# Problem
Your answer should be only the lines below from the one with "- Moreau — date" to the one with "- Achebe — badge number 115;", repeated exactly, ends included.

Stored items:
Content starts

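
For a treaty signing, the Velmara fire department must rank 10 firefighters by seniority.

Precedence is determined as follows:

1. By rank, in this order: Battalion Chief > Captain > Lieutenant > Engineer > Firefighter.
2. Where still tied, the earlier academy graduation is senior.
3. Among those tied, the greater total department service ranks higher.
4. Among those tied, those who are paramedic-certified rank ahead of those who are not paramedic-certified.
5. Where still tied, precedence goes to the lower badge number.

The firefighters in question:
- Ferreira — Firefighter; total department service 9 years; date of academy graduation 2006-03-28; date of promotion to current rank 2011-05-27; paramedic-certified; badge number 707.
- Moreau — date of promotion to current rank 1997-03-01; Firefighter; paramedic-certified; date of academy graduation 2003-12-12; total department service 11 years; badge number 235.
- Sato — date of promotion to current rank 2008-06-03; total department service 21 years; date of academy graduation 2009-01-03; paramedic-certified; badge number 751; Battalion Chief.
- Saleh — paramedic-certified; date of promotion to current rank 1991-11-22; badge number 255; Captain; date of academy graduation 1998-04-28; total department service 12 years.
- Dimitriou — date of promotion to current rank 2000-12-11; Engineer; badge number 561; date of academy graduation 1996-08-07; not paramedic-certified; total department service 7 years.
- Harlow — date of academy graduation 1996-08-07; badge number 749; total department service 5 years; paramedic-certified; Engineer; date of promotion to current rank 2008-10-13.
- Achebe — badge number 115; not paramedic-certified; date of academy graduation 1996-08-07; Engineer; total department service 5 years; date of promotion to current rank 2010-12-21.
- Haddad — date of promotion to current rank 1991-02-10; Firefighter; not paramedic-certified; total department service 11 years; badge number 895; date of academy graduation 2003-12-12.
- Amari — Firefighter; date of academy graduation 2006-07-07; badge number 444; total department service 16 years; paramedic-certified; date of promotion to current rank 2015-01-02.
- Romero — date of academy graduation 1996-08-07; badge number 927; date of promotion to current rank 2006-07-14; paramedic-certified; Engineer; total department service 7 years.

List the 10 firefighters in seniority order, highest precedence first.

Sato, Saleh, Romero, Dimitriou, Harlow, Achebe, Moreau, Haddad, Ferreira, Amari

By rank: Sato (Battalion Chief); then Saleh (Captain); then Romero, Dimitriou, Harlow and Achebe (Engineer); then Moreau, Haddad, Ferreira and Amari (Firefighter).
Romero, Dimitriou, Harlow and Achebe all have date of academy graduation 1996-08-07, so the next rule applies.
Among Romero, Dimitriou, Harlow and Achebe, by total department service (higher first): Romero and Dimitriou (7 years) before Harlow and Achebe (5 years).
Among Romero and Dimitriou, paramedic-certified before not paramedic-certified: Romero (paramedic-certified) before Dimitriou (not paramedic-certified).
Among Harlow and Achebe, paramedic-certified before not paramedic-certified: Harlow (paramedic-certified) before Achebe (not paramedic-certified).
Among Moreau, Haddad, Ferreira and Amari, by date of academy graduation (earlier first): Moreau and Haddad (2003-12-12) before Ferreira (2006-03-28) before Amari (2006-07-07).
Moreau and Haddad both have total department service 11 years, so the next rule applies.
Among Moreau and Haddad, paramedic-certified before not paramedic-certified: Moreau (paramedic-certified) before Haddad (not paramedic-certified).
Full order: Sato, Saleh, Romero, Dimitriou, Harlow, Achebe, Moreau, Haddad, Ferreira, Amari.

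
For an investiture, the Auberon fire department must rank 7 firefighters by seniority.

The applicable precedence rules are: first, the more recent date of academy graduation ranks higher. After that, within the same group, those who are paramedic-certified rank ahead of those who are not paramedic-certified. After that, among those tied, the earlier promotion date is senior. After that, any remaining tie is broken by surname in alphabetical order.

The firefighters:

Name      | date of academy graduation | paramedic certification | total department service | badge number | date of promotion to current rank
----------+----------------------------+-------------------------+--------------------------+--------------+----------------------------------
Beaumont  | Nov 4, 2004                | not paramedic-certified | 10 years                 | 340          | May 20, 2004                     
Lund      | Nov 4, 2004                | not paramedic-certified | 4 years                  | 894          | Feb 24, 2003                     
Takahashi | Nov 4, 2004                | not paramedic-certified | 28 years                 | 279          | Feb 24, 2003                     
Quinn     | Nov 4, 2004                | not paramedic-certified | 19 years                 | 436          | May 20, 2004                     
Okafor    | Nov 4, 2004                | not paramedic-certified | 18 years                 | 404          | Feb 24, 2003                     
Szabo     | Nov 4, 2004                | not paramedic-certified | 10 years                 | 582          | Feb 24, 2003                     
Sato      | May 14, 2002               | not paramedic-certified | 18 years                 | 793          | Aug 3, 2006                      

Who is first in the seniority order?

By date of academy graduation (later first): Lund, Okafor, Szabo, Takahashi, Beaumont and Quinn (each Nov 4, 2004); then Sato (May 14, 2002).
Lund, Okafor, Szabo, Takahashi, Beaumont and Quinn are each not paramedic-certified, so the next rule applies.
Among Lund, Okafor, Szabo, Takahashi, Beaumont and Quinn, by date of promotion to current rank (earlier first): Lund, Okafor, Szabo and Takahashi (Feb 24, 2003) before Beaumont and Quinn (May 20, 2004).
Among Lund, Okafor, Szabo and Takahashi, alphabetically by surname: Lund before Okafor before Szabo before Takahashi.
Among Beaumont and Quinn, alphabetically by surname: Beaumont before Quinn.
Order: Lund, Okafor, Szabo, Takahashi, Beaumont, Quinn, Sato.

Lund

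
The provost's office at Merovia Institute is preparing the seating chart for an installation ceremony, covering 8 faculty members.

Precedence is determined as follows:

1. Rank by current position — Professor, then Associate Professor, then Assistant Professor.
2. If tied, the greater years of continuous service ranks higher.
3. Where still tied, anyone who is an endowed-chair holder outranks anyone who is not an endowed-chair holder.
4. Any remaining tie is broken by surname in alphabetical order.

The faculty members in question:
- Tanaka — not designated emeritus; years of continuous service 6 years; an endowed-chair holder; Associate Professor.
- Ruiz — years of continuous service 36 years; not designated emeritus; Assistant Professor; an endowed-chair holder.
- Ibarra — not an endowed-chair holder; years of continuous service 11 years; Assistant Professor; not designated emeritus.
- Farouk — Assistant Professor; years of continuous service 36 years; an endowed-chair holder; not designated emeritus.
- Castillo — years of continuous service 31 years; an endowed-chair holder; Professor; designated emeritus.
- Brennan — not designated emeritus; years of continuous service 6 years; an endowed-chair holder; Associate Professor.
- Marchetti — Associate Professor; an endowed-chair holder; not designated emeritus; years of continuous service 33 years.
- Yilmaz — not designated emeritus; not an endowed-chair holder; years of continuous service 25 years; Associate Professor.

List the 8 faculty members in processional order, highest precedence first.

By current position: Castillo (Professor); then Marchetti, Yilmaz, Brennan and Tanaka (Associate Professor); then Farouk, Ruiz and Ibarra (Assistant Professor).
Among Marchetti, Yilmaz, Brennan and Tanaka, by years of continuous service (higher first): Marchetti (33 years) before Yilmaz (25 years) before Brennan and Tanaka (6 years).
Brennan and Tanaka are each an endowed-chair holder, so the next rule applies.
Among Brennan and Tanaka, alphabetically by surname: Brennan before Tanaka.
Among Farouk, Ruiz and Ibarra, by years of continuous service (higher first): Farouk and Ruiz (36 years) before Ibarra (11 years).
Farouk and Ruiz are each an endowed-chair holder, so the next rule applies.
Among Farouk and Ruiz, alphabetically by surname: Farouk before Ruiz.
Full order: Castillo, Marchetti, Yilmaz, Brennan, Tanaka, Farouk, Ruiz, Ibarra.

Castillo, Marchetti, Yilmaz, Brennan, Tanaka, Farouk, Ruiz, Ibarra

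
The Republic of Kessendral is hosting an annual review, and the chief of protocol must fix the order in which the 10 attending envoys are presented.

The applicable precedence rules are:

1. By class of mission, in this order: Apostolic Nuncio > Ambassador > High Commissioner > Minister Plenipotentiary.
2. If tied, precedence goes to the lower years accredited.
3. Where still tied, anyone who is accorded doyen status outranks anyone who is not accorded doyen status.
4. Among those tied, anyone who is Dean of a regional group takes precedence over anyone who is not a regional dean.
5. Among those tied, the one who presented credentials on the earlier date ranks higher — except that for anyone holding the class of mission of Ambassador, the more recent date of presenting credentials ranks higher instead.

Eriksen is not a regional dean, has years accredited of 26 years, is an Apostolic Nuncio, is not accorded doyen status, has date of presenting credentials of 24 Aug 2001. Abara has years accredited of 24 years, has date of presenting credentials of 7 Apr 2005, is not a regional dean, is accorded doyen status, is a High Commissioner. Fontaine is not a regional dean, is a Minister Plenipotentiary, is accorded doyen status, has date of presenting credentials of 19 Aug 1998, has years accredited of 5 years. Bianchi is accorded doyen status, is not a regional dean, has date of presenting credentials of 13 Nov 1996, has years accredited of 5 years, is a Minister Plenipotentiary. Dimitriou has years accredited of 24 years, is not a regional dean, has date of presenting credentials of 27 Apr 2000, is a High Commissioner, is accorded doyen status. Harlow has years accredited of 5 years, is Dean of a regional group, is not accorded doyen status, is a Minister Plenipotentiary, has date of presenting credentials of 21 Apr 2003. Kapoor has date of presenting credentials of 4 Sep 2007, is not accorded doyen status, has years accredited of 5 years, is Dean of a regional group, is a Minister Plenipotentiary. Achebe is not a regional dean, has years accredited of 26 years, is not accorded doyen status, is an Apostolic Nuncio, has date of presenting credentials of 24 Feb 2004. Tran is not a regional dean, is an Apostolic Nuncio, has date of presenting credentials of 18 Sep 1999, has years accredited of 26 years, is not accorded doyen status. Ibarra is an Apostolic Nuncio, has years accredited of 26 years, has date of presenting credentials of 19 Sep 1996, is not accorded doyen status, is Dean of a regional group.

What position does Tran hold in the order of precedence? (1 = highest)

2

By class of mission: Ibarra, Tran, Eriksen and Achebe (Apostolic Nuncio); then Dimitriou and Abara (High Commissioner); then Bianchi, Fontaine, Harlow and Kapoor (Minister Plenipotentiary).
Ibarra, Tran, Eriksen and Achebe all have years accredited 26 years, so the next rule applies.
Ibarra, Tran, Eriksen and Achebe are each not accorded doyen status, so the next rule applies.
Among Ibarra, Tran, Eriksen and Achebe, Dean of a regional group before not a regional dean: Ibarra (Dean of a regional group) before Tran, Eriksen and Achebe (not a regional dean).
Among Tran, Eriksen and Achebe, by date of presenting credentials (earlier first): Tran (18 Sep 1999) before Eriksen (24 Aug 2001) before Achebe (24 Feb 2004).
Dimitriou and Abara both have years accredited 24 years, so the next rule applies.
Dimitriou and Abara are each accorded doyen status, so the next rule applies.
Dimitriou and Abara are each not a regional dean, so the next rule applies.
Among Dimitriou and Abara, by date of presenting credentials (earlier first): Dimitriou (27 Apr 2000) before Abara (7 Apr 2005).
Bianchi, Fontaine, Harlow and Kapoor all have years accredited 5 years, so the next rule applies.
Among Bianchi, Fontaine, Harlow and Kapoor, accorded doyen status before not accorded doyen status: Bianchi and Fontaine (accorded doyen status) before Harlow and Kapoor (not accorded doyen status).
Bianchi and Fontaine are each not a regional dean, so the next rule applies.
Among Bianchi and Fontaine, by date of presenting credentials (earlier first): Bianchi (13 Nov 1996) before Fontaine (19 Aug 1998).
Harlow and Kapoor are each Dean of a regional group, so the next rule applies.
Among Harlow and Kapoor, by date of presenting credentials (earlier first): Harlow (21 Apr 2003) before Kapoor (4 Sep 2007).
Order: Ibarra, Tran, Eriksen, Achebe, Dimitriou, Abara, Bianchi, Fontaine, Harlow, Kapoor. So position 2.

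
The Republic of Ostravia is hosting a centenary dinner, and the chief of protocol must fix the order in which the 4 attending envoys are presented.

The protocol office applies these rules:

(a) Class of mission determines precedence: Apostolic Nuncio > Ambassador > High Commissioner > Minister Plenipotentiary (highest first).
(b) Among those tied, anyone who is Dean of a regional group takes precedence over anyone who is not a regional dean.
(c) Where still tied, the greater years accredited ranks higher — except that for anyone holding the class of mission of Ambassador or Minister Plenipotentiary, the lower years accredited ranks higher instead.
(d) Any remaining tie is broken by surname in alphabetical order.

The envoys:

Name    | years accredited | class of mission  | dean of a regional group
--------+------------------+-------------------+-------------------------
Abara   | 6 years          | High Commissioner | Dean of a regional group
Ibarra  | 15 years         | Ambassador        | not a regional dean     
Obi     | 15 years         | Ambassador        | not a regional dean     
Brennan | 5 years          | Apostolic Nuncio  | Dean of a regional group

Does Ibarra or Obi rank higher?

Ibarra

By class of mission: Brennan (Apostolic Nuncio); then Ibarra and Obi (Ambassador); then Abara (High Commissioner).
Ibarra and Obi are each not a regional dean, so the next rule applies.
Ibarra and Obi both have years accredited 15 years, so the next rule applies.
Among Ibarra and Obi, alphabetically by surname: Ibarra before Obi.
So Ibarra takes precedence.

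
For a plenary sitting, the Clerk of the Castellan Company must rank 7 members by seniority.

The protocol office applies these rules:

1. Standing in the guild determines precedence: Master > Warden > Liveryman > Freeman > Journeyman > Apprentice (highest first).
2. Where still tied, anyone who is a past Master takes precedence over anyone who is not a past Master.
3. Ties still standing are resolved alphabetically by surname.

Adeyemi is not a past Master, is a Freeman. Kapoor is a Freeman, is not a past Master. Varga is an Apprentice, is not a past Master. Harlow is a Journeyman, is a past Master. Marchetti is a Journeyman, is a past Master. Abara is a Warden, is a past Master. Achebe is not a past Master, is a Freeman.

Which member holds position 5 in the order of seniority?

By standing in the guild: Abara (Warden); then Achebe, Adeyemi and Kapoor (Freeman); then Harlow and Marchetti (Journeyman); then Varga (Apprentice).
Achebe, Adeyemi and Kapoor are each not a past Master, so the next rule applies.
Among Achebe, Adeyemi and Kapoor, alphabetically by surname: Achebe before Adeyemi before Kapoor.
Harlow and Marchetti are each a past Master, so the next rule applies.
Among Harlow and Marchetti, alphabetically by surname: Harlow before Marchetti.
Order: Abara, Achebe, Adeyemi, Kapoor, Harlow, Marchetti, Varga.

Harlow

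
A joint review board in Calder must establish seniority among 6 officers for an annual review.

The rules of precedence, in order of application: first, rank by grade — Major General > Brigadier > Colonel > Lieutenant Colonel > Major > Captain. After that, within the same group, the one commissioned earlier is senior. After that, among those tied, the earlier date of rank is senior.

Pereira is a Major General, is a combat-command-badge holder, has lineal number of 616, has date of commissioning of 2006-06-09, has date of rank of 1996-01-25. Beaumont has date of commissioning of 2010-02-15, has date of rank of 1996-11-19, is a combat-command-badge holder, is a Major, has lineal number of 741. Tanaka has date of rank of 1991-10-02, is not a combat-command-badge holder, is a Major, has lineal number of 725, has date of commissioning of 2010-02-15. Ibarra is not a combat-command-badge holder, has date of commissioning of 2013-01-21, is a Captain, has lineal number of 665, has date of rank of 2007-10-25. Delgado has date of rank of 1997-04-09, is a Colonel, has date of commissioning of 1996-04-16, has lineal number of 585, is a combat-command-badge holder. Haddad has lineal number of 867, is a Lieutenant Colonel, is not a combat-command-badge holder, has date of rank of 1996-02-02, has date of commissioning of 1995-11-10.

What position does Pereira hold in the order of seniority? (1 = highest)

1

By grade: Pereira (Major General); then Delgado (Colonel); then Haddad (Lieutenant Colonel); then Tanaka and Beaumont (Major); then Ibarra (Captain).
Tanaka and Beaumont both have date of commissioning 2010-02-15, so the next rule applies.
Among Tanaka and Beaumont, by date of rank (earlier first): Tanaka (1991-10-02) before Beaumont (1996-11-19).
Order: Pereira, Delgado, Haddad, Tanaka, Beaumont, Ibarra. So position 1.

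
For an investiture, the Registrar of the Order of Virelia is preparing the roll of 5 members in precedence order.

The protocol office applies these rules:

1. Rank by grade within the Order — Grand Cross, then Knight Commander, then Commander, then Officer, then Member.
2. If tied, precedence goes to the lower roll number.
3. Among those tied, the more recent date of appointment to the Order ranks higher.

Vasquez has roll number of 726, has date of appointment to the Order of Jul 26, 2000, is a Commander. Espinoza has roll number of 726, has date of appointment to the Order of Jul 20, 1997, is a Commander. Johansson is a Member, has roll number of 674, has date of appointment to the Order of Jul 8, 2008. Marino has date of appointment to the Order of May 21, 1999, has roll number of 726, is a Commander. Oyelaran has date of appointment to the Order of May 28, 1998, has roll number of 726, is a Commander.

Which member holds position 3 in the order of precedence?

By grade within the Order: Vasquez, Marino, Oyelaran and Espinoza (Commander); then Johansson (Member).
Vasquez, Marino, Oyelaran and Espinoza all have roll number 726, so the next rule applies.
Among Vasquez, Marino, Oyelaran and Espinoza, by date of appointment to the Order (later first): Vasquez (Jul 26, 2000) before Marino (May 21, 1999) before Oyelaran (May 28, 1998) before Espinoza (Jul 20, 1997).
Order: Vasquez, Marino, Oyelaran, Espinoza, Johansson.

Oyelaran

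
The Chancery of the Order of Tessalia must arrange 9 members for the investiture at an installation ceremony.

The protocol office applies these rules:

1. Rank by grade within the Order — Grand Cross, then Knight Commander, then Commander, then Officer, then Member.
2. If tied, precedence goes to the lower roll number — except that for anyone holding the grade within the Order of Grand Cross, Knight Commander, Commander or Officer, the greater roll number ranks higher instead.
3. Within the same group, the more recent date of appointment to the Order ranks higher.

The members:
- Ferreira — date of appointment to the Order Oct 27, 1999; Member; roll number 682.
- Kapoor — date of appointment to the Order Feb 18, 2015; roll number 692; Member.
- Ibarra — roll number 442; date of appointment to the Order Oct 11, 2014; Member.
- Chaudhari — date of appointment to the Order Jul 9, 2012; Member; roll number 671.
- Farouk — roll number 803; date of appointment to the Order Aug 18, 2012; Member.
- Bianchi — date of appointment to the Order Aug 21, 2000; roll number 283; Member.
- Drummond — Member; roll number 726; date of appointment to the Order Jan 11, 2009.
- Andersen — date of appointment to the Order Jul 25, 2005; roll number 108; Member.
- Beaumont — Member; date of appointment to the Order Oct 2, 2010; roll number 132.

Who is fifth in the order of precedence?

Chaudhari

By grade within the Order: Andersen, Beaumont, Bianchi, Ibarra, Chaudhari, Ferreira, Kapoor, Drummond and Farouk (Member).
Among Andersen, Beaumont, Bianchi, Ibarra, Chaudhari, Ferreira, Kapoor, Drummond and Farouk, by roll number (lower first): Andersen (108) before Beaumont (132) before Bianchi (283) before Ibarra (442) before Chaudhari (671) before Ferreira (682) before Kapoor (692) before Drummond (726) before Farouk (803).
Order: Andersen, Beaumont, Bianchi, Ibarra, Chaudhari, Ferreira, Kapoor, Drummond, Farouk.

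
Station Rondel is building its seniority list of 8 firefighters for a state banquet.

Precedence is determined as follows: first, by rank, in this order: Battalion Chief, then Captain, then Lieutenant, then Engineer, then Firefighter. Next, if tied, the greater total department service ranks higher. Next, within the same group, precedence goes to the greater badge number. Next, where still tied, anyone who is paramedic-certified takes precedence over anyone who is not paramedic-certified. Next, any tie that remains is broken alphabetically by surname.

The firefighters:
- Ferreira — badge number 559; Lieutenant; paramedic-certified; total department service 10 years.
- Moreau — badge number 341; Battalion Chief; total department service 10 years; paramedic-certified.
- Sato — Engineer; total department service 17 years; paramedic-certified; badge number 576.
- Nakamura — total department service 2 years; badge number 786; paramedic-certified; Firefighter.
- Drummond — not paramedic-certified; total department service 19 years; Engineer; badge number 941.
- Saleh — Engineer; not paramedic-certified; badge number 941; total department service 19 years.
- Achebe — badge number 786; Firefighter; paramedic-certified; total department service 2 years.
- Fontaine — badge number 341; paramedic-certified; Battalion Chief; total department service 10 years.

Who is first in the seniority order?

Fontaine

By rank: Fontaine and Moreau (Battalion Chief); then Ferreira (Lieutenant); then Drummond, Saleh and Sato (Engineer); then Achebe and Nakamura (Firefighter).
Fontaine and Moreau both have total department service 10 years, so the next rule applies.
Fontaine and Moreau both have badge number 341, so the next rule applies.
Fontaine and Moreau are each paramedic-certified, so the next rule applies.
Among Fontaine and Moreau, alphabetically by surname: Fontaine before Moreau.
Among Drummond, Saleh and Sato, by total department service (higher first): Drummond and Saleh (19 years) before Sato (17 years).
Drummond and Saleh both have badge number 941, so the next rule applies.
Drummond and Saleh are each not paramedic-certified, so the next rule applies.
Among Drummond and Saleh, alphabetically by surname: Drummond before Saleh.
Achebe and Nakamura both have total department service 2 years, so the next rule applies.
Achebe and Nakamura both have badge number 786, so the next rule applies.
Achebe and Nakamura are each paramedic-certified, so the next rule applies.
Among Achebe and Nakamura, alphabetically by surname: Achebe before Nakamura.
Order: Fontaine, Moreau, Ferreira, Drummond, Saleh, Sato, Achebe, Nakamura.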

Content ends

# Answer box
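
- Moreau — date of promotion to current rank 1997-03-01; Firefighter; paramedic-certified; date of academy graduation 2003-12-12; total department service 11 years; badge number 235.
- Sato — date of promotion to current rank 2008-06-03; total department service 21 years; date of academy graduation 2009-01-03; paramedic-certified; badge number 751; Battalion Chief.
- Saleh — paramedic-certified; date of promotion to current rank 1991-11-22; badge number 255; Captain; date of academy graduation 1998-04-28; total department service 12 years.
- Dimitriou — date of promotion to current rank 2000-12-11; Engineer; badge number 561; date of academy graduation 1996-08-07; not paramedic-certified; total department service 7 years.
- Harlow — date of academy graduation 1996-08-07; badge number 749; total department service 5 years; paramedic-certified; Engineer; date of promotion to current rank 2008-10-13.
- Achebe — badge number 115; not paramedic-certified; date of academy graduation 1996-08-07; Engineer; total department service 5 years; date of promotion to current rank 2010-12-21.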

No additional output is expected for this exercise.